### Task requirements:
Repeat exactly the lines from the one containing "- West: -0.32·easting" through the last line of the records below, both included, and nothing else.

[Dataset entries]
********
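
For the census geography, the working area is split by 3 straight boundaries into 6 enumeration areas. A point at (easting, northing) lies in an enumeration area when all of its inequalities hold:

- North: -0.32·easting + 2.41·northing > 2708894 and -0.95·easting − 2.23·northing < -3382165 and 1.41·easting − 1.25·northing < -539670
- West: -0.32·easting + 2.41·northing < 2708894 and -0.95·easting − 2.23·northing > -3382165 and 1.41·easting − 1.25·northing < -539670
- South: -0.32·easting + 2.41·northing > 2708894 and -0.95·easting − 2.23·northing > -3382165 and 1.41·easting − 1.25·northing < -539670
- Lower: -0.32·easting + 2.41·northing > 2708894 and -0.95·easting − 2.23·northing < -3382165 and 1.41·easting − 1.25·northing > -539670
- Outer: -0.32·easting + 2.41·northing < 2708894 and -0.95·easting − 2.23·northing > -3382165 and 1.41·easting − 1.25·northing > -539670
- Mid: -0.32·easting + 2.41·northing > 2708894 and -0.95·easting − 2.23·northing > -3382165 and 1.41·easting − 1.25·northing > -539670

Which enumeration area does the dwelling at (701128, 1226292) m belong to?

North

-0.32·701128 + 2.41·1226292 = 2731002.760, which is > 2708894
-0.95·701128 − 2.23·1226292 = -3400702.760, which is < -3382165
1.41·701128 − 1.25·1226292 = -544274.520, which is < -539670
This sign pattern matches North.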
********
### Solution for this exercise:
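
- West: -0.32·easting + 2.41·northing < 2708894 and -0.95·easting − 2.23·northing > -3382165 and 1.41·easting − 1.25·northing < -539670
- South: -0.32·easting + 2.41·northing > 2708894 and -0.95·easting − 2.23·northing > -3382165 and 1.41·easting − 1.25·northing < -539670
- Lower: -0.32·easting + 2.41·northing > 2708894 and -0.95·easting − 2.23·northing < -3382165 and 1.41·easting − 1.25·northing > -539670
- Outer: -0.32·easting + 2.41·northing < 2708894 and -0.95·easting − 2.23·northing > -3382165 and 1.41·easting − 1.25·northing > -539670
- Mid: -0.32·easting + 2.41·northing > 2708894 and -0.95·easting − 2.23·northing > -3382165 and 1.41·easting − 1.25·northing > -539670

Which enumeration area does the dwelling at (701128, 1226292) m belong to?

North

-0.32·701128 + 2.41·1226292 = 2731002.760, which is > 2708894
-0.95·701128 − 2.23·1226292 = -3400702.760, which is < -3382165
1.41·701128 − 1.25·1226292 = -544274.520, which is < -539670
This sign pattern matches North.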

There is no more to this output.